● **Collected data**

------------

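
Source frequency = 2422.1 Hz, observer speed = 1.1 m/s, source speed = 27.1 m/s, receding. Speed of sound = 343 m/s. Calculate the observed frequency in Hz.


Given values:
  f_s = 2422.1 Hz, v_o = 1.1 m/s, v_s = 27.1 m/s
  Direction: receding
Formula: f_o = f_s * (c - v_o) / (c + v_s)
Numerator: c - v_o = 343 - 1.1 = 341.9
Denominator: c + v_s = 343 + 27.1 = 370.1
f_o = 2422.1 * 341.9 / 370.1 = 2237.55

2237.55 Hz


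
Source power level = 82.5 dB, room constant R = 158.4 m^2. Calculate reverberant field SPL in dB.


Given values:
  Lw = 82.5 dB, R = 158.4 m^2
Formula: SPL = Lw + 10 * log10(4 / R)
Compute 4 / R = 4 / 158.4 = 0.025253
Compute 10 * log10(0.025253) = -15.9769
SPL = 82.5 + (-15.9769) = 66.52

66.52 dB


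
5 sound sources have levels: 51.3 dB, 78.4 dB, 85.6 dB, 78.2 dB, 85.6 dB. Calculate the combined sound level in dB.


Formula: L_total = 10 * log10( sum(10^(Li/10)) )
  Source 1: 10^(51.3/10) = 134896.2883
  Source 2: 10^(78.4/10) = 69183097.0919
  Source 3: 10^(85.6/10) = 363078054.7701
  Source 4: 10^(78.2/10) = 66069344.8008
  Source 5: 10^(85.6/10) = 363078054.7701
Sum of linear values = 861543447.7212
L_total = 10 * log10(861543447.7212) = 89.35

89.35 dB


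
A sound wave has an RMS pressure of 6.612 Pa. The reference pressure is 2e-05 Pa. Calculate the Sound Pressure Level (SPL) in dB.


Given values:
  p = 6.612 Pa
  p_ref = 2e-05 Pa
Formula: SPL = 20 * log10(p / p_ref)
Compute ratio: p / p_ref = 6.612 / 2e-05 = 330600
Compute log10: log10(330600) = 5.519303
Multiply: SPL = 20 * 5.519303 = 110.39

110.39 dB


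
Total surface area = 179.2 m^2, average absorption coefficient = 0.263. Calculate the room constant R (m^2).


Given values:
  S = 179.2 m^2, alpha = 0.263
Formula: R = S * alpha / (1 - alpha)
Numerator: 179.2 * 0.263 = 47.1296
Denominator: 1 - 0.263 = 0.737
R = 47.1296 / 0.737 = 63.95

63.95 m^2


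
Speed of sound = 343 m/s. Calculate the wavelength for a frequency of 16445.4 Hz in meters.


Given values:
  c = 343 m/s, f = 16445.4 Hz
Formula: lambda = c / f
lambda = 343 / 16445.4
lambda = 0.0209

0.0209 m


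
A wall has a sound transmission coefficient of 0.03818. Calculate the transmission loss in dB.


Given values:
  tau = 0.03818
Formula: TL = 10 * log10(1 / tau)
Compute 1 / tau = 1 / 0.03818 = 26.1917
Compute log10(26.1917) = 1.418164
TL = 10 * 1.418164 = 14.18

14.18 dB


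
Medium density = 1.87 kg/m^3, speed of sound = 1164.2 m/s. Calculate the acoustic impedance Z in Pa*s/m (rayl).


Given values:
  rho = 1.87 kg/m^3
  c = 1164.2 m/s
Formula: Z = rho * c
Z = 1.87 * 1164.2
Z = 2177.05

2177.05 rayl


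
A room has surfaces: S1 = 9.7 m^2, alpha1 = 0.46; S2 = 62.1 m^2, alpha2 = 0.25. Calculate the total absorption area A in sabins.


Given surfaces:
  Surface 1: 9.7 * 0.46 = 4.462
  Surface 2: 62.1 * 0.25 = 15.525
Formula: A = sum(Si * alpha_i)
A = 4.462 + 15.525
A = 19.99

19.99 sabins


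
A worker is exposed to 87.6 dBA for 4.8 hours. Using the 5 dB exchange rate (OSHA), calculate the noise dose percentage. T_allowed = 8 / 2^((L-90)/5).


Given values:
  L = 87.6 dBA, T = 4.8 hours
Formula: T_allowed = 8 / 2^((L - 90) / 5)
Compute exponent: (87.6 - 90) / 5 = -0.48
Compute 2^(-0.48) = 0.716978
T_allowed = 8 / 0.716978 = 11.157943 hours
Dose = (T / T_allowed) * 100
Dose = (4.8 / 11.157943) * 100 = 43.02

43.02 %


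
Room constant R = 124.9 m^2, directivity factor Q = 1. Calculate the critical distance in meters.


Given values:
  R = 124.9 m^2, Q = 1
Formula: d_c = 0.141 * sqrt(Q * R)
Compute Q * R = 1 * 124.9 = 124.9
Compute sqrt(124.9) = 11.1759
d_c = 0.141 * 11.1759 = 1.576

1.576 m


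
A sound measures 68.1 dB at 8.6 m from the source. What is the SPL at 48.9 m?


Given values:
  SPL1 = 68.1 dB, r1 = 8.6 m, r2 = 48.9 m
Formula: SPL2 = SPL1 - 20 * log10(r2 / r1)
Compute ratio: r2 / r1 = 48.9 / 8.6 = 5.686
Compute log10: log10(5.686) = 0.754807
Compute drop: 20 * 0.754807 = 15.0961
SPL2 = 68.1 - 15.0961 = 53.0

53.0 dB


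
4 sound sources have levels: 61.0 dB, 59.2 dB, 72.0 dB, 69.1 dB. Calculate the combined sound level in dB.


Formula: L_total = 10 * log10( sum(10^(Li/10)) )
  Source 1: 10^(61.0/10) = 1258925.4118
  Source 2: 10^(59.2/10) = 831763.7711
  Source 3: 10^(72.0/10) = 15848931.9246
  Source 4: 10^(69.1/10) = 8128305.1616
Sum of linear values = 26067926.2691
L_total = 10 * log10(26067926.2691) = 74.16

74.16 dB


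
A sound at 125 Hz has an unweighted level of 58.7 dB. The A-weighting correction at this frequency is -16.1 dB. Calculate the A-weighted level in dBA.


Given values:
  SPL = 58.7 dB
  A-weighting at 125 Hz = -16.1 dB
Formula: L_A = SPL + A_weight
L_A = 58.7 + (-16.1)
L_A = 42.6

42.6 dBA


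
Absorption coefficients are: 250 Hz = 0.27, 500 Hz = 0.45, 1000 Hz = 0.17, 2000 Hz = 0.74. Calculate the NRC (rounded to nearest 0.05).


Given values:
  a_250 = 0.27, a_500 = 0.45
  a_1000 = 0.17, a_2000 = 0.74
Formula: NRC = (a250 + a500 + a1000 + a2000) / 4
Sum = 0.27 + 0.45 + 0.17 + 0.74 = 1.63
NRC = 1.63 / 4 = 0.4075
Rounded to nearest 0.05: 0.4

0.4


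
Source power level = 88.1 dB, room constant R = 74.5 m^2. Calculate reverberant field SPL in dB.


Given values:
  Lw = 88.1 dB, R = 74.5 m^2
Formula: SPL = Lw + 10 * log10(4 / R)
Compute 4 / R = 4 / 74.5 = 0.053691
Compute 10 * log10(0.053691) = -12.701
SPL = 88.1 + (-12.701) = 75.4

75.4 dB


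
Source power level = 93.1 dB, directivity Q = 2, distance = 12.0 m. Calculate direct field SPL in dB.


Given values:
  Lw = 93.1 dB, Q = 2, r = 12.0 m
Formula: SPL = Lw + 10 * log10(Q / (4 * pi * r^2))
Compute 4 * pi * r^2 = 4 * pi * 12.0^2 = 1809.5574
Compute Q / denom = 2 / 1809.5574 = 0.00110524
Compute 10 * log10(0.00110524) = -29.5654
SPL = 93.1 + (-29.5654) = 63.53

63.53 dB


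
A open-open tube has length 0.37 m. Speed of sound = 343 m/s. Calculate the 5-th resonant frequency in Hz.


Given values:
  Tube type: open-open, L = 0.37 m, c = 343 m/s, n = 5
Formula: f_n = n * c / (2 * L)
Compute 2 * L = 2 * 0.37 = 0.74
f = 5 * 343 / 0.74
f = 2317.57

2317.57 Hz


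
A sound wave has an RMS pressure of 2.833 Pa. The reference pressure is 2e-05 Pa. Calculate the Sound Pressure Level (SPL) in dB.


Given values:
  p = 2.833 Pa
  p_ref = 2e-05 Pa
Formula: SPL = 20 * log10(p / p_ref)
Compute ratio: p / p_ref = 2.833 / 2e-05 = 141650
Compute log10: log10(141650) = 5.151217
Multiply: SPL = 20 * 5.151217 = 103.02

103.02 dB


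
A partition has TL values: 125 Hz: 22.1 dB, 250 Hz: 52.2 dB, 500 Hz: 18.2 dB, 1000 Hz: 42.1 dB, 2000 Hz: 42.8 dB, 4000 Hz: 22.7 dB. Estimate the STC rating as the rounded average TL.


Given TL values at each frequency:
  125 Hz: 22.1 dB
  250 Hz: 52.2 dB
  500 Hz: 18.2 dB
  1000 Hz: 42.1 dB
  2000 Hz: 42.8 dB
  4000 Hz: 22.7 dB
Formula: STC ~ round(average of TL values)
Sum = 22.1 + 52.2 + 18.2 + 42.1 + 42.8 + 22.7 = 200.1
Average = 200.1 / 6 = 33.35
Rounded: 33

33


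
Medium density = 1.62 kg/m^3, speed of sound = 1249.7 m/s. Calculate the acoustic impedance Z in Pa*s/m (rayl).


Given values:
  rho = 1.62 kg/m^3
  c = 1249.7 m/s
Formula: Z = rho * c
Z = 1.62 * 1249.7
Z = 2024.51

2024.51 rayl


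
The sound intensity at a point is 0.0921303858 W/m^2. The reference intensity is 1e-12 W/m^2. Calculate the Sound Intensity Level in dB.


Given values:
  I = 0.0921303858 W/m^2
  I_ref = 1e-12 W/m^2
Formula: SIL = 10 * log10(I / I_ref)
Compute ratio: I / I_ref = 92130385800
Compute log10: log10(92130385800) = 10.964403
Multiply: SIL = 10 * 10.964403 = 109.64

109.64 dB


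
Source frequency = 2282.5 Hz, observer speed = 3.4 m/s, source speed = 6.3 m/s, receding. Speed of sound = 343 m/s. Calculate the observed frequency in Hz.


Given values:
  f_s = 2282.5 Hz, v_o = 3.4 m/s, v_s = 6.3 m/s
  Direction: receding
Formula: f_o = f_s * (c - v_o) / (c + v_s)
Numerator: c - v_o = 343 - 3.4 = 339.6
Denominator: c + v_s = 343 + 6.3 = 349.3
f_o = 2282.5 * 339.6 / 349.3 = 2219.12

2219.12 Hz


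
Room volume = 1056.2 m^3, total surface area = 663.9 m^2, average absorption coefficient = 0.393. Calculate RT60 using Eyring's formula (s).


Given values:
  V = 1056.2 m^3, S = 663.9 m^2, alpha = 0.393
Formula: RT60 = 0.161 * V / (-S * ln(1 - alpha))
Compute ln(1 - 0.393) = ln(0.607) = -0.499226
Denominator: -663.9 * -0.499226 = 331.4361
Numerator: 0.161 * 1056.2 = 170.0482
RT60 = 170.0482 / 331.4361 = 0.513

0.513 s


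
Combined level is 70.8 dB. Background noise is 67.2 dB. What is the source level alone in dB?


Given values:
  L_total = 70.8 dB, L_bg = 67.2 dB
Formula: L_source = 10 * log10(10^(L_total/10) - 10^(L_bg/10))
Convert to linear:
  10^(70.8/10) = 12022644.3462
  10^(67.2/10) = 5248074.6025
Difference: 12022644.3462 - 5248074.6025 = 6774569.7437
L_source = 10 * log10(6774569.7437) = 68.31

68.31 dB


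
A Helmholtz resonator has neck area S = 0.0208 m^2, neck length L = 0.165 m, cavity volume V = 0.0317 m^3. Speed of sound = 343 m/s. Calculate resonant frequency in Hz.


Given values:
  S = 0.0208 m^2, L = 0.165 m, V = 0.0317 m^3, c = 343 m/s
Formula: f = (c / (2*pi)) * sqrt(S / (V * L))
Compute V * L = 0.0317 * 0.165 = 0.0052305
Compute S / (V * L) = 0.0208 / 0.0052305 = 3.9767
Compute sqrt(3.9767) = 1.994166
Compute c / (2*pi) = 343 / 6.283185 = 54.590148
f = 54.590148 * 1.994166 = 108.86

108.86 Hz


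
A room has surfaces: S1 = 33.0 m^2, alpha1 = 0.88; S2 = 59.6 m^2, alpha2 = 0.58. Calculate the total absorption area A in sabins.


Given surfaces:
  Surface 1: 33.0 * 0.88 = 29.04
  Surface 2: 59.6 * 0.58 = 34.568
Formula: A = sum(Si * alpha_i)
A = 29.04 + 34.568
A = 63.61

63.61 sabins


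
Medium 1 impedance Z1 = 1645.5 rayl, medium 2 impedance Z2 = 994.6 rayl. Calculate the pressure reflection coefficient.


Given values:
  Z1 = 1645.5 rayl, Z2 = 994.6 rayl
Formula: R = (Z2 - Z1) / (Z2 + Z1)
Numerator: Z2 - Z1 = 994.6 - 1645.5 = -650.9
Denominator: Z2 + Z1 = 994.6 + 1645.5 = 2640.1
R = -650.9 / 2640.1 = -0.2465

-0.2465


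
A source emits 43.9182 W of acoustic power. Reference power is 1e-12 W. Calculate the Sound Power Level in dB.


Given values:
  W = 43.9182 W
  W_ref = 1e-12 W
Formula: SWL = 10 * log10(W / W_ref)
Compute ratio: W / W_ref = 43918200000000
Compute log10: log10(43918200000000) = 13.642645
Multiply: SWL = 10 * 13.642645 = 136.43

136.43 dB


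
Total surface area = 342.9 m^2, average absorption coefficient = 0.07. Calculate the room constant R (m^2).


Given values:
  S = 342.9 m^2, alpha = 0.07
Formula: R = S * alpha / (1 - alpha)
Numerator: 342.9 * 0.07 = 24.003
Denominator: 1 - 0.07 = 0.93
R = 24.003 / 0.93 = 25.81

25.81 m^2


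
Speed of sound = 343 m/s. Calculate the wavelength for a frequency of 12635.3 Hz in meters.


Given values:
  c = 343 m/s, f = 12635.3 Hz
Formula: lambda = c / f
lambda = 343 / 12635.3
lambda = 0.0271

0.0271 m


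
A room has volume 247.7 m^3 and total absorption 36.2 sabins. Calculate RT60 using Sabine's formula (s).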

------------

● **Your task**
From the line that contains "12635.3 Hz in meters." to the last line of the data, write out each line exactly and add nothing.

● **Output**
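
Speed of sound = 343 m/s. Calculate the wavelength for a frequency of 12635.3 Hz in meters.


Given values:
  c = 343 m/s, f = 12635.3 Hz
Formula: lambda = c / f
lambda = 343 / 12635.3
lambda = 0.0271

0.0271 m


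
A room has volume 247.7 m^3 and total absorption 36.2 sabins. Calculate RT60 using Sabine's formula (s).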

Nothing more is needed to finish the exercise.